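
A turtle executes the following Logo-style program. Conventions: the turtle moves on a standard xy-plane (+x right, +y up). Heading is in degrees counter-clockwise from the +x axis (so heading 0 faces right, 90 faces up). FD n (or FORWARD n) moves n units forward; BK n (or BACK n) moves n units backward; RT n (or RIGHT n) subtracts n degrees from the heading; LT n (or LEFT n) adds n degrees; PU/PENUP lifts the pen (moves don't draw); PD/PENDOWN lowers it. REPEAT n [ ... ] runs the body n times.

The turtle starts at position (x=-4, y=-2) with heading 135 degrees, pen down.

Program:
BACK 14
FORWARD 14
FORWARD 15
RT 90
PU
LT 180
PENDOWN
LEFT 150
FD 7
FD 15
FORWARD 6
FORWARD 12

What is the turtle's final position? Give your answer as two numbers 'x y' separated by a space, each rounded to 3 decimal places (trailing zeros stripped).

Answer: 24.03 18.959

Derivation:
Executing turtle program step by step:
Start: pos=(-4,-2), heading=135, pen down
BK 14: (-4,-2) -> (5.899,-11.899) [heading=135, draw]
FD 14: (5.899,-11.899) -> (-4,-2) [heading=135, draw]
FD 15: (-4,-2) -> (-14.607,8.607) [heading=135, draw]
RT 90: heading 135 -> 45
PU: pen up
LT 180: heading 45 -> 225
PD: pen down
LT 150: heading 225 -> 15
FD 7: (-14.607,8.607) -> (-7.845,10.418) [heading=15, draw]
FD 15: (-7.845,10.418) -> (6.644,14.301) [heading=15, draw]
FD 6: (6.644,14.301) -> (12.439,15.854) [heading=15, draw]
FD 12: (12.439,15.854) -> (24.03,18.959) [heading=15, draw]
Final: pos=(24.03,18.959), heading=15, 7 segment(s) drawn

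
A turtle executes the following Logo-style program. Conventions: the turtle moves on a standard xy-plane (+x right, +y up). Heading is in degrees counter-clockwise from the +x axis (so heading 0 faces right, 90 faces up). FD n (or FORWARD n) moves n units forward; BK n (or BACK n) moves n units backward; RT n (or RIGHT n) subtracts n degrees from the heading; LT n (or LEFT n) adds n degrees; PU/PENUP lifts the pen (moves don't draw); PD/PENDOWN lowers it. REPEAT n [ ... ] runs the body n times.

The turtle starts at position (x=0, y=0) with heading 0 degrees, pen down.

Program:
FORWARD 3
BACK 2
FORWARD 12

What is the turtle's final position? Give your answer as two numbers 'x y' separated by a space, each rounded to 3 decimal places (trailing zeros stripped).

Answer: 13 0

Derivation:
Executing turtle program step by step:
Start: pos=(0,0), heading=0, pen down
FD 3: (0,0) -> (3,0) [heading=0, draw]
BK 2: (3,0) -> (1,0) [heading=0, draw]
FD 12: (1,0) -> (13,0) [heading=0, draw]
Final: pos=(13,0), heading=0, 3 segment(s) drawn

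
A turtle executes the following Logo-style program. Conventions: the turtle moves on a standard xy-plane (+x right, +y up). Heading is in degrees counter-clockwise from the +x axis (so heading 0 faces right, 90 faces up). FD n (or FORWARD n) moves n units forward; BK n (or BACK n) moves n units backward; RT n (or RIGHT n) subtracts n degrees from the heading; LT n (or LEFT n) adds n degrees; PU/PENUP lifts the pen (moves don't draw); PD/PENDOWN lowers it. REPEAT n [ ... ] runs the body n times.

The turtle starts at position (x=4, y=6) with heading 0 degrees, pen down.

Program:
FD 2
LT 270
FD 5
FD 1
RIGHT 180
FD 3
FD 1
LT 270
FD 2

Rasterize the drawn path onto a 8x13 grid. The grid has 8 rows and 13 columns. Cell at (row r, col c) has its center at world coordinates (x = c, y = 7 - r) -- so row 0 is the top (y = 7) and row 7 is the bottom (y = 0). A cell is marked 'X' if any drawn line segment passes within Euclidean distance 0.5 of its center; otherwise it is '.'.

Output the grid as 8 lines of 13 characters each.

Segment 0: (4,6) -> (6,6)
Segment 1: (6,6) -> (6,1)
Segment 2: (6,1) -> (6,0)
Segment 3: (6,0) -> (6,3)
Segment 4: (6,3) -> (6,4)
Segment 5: (6,4) -> (8,4)

Answer: .............
....XXX......
......X......
......XXX....
......X......
......X......
......X......
......X......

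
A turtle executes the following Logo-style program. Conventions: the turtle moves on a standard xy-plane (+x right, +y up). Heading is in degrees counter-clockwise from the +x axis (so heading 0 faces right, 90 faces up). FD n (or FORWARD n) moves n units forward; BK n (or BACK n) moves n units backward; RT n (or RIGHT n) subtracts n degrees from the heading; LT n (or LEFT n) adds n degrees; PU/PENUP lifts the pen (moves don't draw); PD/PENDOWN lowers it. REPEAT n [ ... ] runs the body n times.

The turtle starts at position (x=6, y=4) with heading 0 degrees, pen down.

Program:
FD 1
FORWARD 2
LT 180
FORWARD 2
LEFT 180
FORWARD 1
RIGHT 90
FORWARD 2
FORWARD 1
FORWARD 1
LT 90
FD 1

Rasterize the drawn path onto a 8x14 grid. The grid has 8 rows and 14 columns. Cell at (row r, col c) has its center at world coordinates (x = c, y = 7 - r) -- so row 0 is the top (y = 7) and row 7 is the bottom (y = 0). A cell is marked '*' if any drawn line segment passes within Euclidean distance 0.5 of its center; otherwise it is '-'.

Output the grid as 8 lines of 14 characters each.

Segment 0: (6,4) -> (7,4)
Segment 1: (7,4) -> (9,4)
Segment 2: (9,4) -> (7,4)
Segment 3: (7,4) -> (8,4)
Segment 4: (8,4) -> (8,2)
Segment 5: (8,2) -> (8,1)
Segment 6: (8,1) -> (8,-0)
Segment 7: (8,-0) -> (9,-0)

Answer: --------------
--------------
--------------
------****----
--------*-----
--------*-----
--------*-----
--------**----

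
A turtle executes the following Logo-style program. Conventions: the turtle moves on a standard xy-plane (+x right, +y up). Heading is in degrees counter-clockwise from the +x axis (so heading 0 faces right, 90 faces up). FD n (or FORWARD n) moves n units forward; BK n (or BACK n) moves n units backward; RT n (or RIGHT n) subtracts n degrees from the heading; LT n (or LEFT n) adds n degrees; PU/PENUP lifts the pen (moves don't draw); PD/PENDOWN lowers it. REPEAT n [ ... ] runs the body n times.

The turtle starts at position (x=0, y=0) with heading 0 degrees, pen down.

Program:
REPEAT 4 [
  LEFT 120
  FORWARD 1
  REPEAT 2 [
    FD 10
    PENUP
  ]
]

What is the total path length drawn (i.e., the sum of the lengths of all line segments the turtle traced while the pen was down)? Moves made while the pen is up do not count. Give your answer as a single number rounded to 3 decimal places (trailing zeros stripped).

Executing turtle program step by step:
Start: pos=(0,0), heading=0, pen down
REPEAT 4 [
  -- iteration 1/4 --
  LT 120: heading 0 -> 120
  FD 1: (0,0) -> (-0.5,0.866) [heading=120, draw]
  REPEAT 2 [
    -- iteration 1/2 --
    FD 10: (-0.5,0.866) -> (-5.5,9.526) [heading=120, draw]
    PU: pen up
    -- iteration 2/2 --
    FD 10: (-5.5,9.526) -> (-10.5,18.187) [heading=120, move]
    PU: pen up
  ]
  -- iteration 2/4 --
  LT 120: heading 120 -> 240
  FD 1: (-10.5,18.187) -> (-11,17.321) [heading=240, move]
  REPEAT 2 [
    -- iteration 1/2 --
    FD 10: (-11,17.321) -> (-16,8.66) [heading=240, move]
    PU: pen up
    -- iteration 2/2 --
    FD 10: (-16,8.66) -> (-21,0) [heading=240, move]
    PU: pen up
  ]
  -- iteration 3/4 --
  LT 120: heading 240 -> 0
  FD 1: (-21,0) -> (-20,0) [heading=0, move]
  REPEAT 2 [
    -- iteration 1/2 --
    FD 10: (-20,0) -> (-10,0) [heading=0, move]
    PU: pen up
    -- iteration 2/2 --
    FD 10: (-10,0) -> (0,0) [heading=0, move]
    PU: pen up
  ]
  -- iteration 4/4 --
  LT 120: heading 0 -> 120
  FD 1: (0,0) -> (-0.5,0.866) [heading=120, move]
  REPEAT 2 [
    -- iteration 1/2 --
    FD 10: (-0.5,0.866) -> (-5.5,9.526) [heading=120, move]
    PU: pen up
    -- iteration 2/2 --
    FD 10: (-5.5,9.526) -> (-10.5,18.187) [heading=120, move]
    PU: pen up
  ]
]
Final: pos=(-10.5,18.187), heading=120, 2 segment(s) drawn

Segment lengths:
  seg 1: (0,0) -> (-0.5,0.866), length = 1
  seg 2: (-0.5,0.866) -> (-5.5,9.526), length = 10
Total = 11

Answer: 11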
══════
### DESCRIPTION OF THE TASK
Before answering, count every line of the data that holds the word "starts"; the reply is that number only.

### RESULT FOR THIS EXERCISE
5